Take from the listing each line that has the string "higher".

_ _ _

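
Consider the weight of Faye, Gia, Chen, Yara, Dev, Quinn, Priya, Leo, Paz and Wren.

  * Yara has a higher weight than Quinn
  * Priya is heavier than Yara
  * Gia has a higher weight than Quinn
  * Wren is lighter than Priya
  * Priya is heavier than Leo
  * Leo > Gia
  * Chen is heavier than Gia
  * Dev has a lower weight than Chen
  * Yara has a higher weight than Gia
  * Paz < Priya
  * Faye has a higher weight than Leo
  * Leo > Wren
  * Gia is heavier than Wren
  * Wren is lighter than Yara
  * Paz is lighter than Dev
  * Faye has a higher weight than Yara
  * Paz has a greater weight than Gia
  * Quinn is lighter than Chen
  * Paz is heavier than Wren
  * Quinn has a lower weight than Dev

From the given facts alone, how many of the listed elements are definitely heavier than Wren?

8

The elements the relations force above Wren are Gia, Paz, Dev, Leo, Yara, Priya, Faye, Chen — no chain reaches any other.
That is 8.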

_ _ _

• **RESULT OF THE EXERCISE**
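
  * Yara has a higher weight than Quinn
  * Gia has a higher weight than Quinn
  * Yara has a higher weight than Gia
  * Faye has a higher weight than Leo
  * Faye has a higher weight than Yara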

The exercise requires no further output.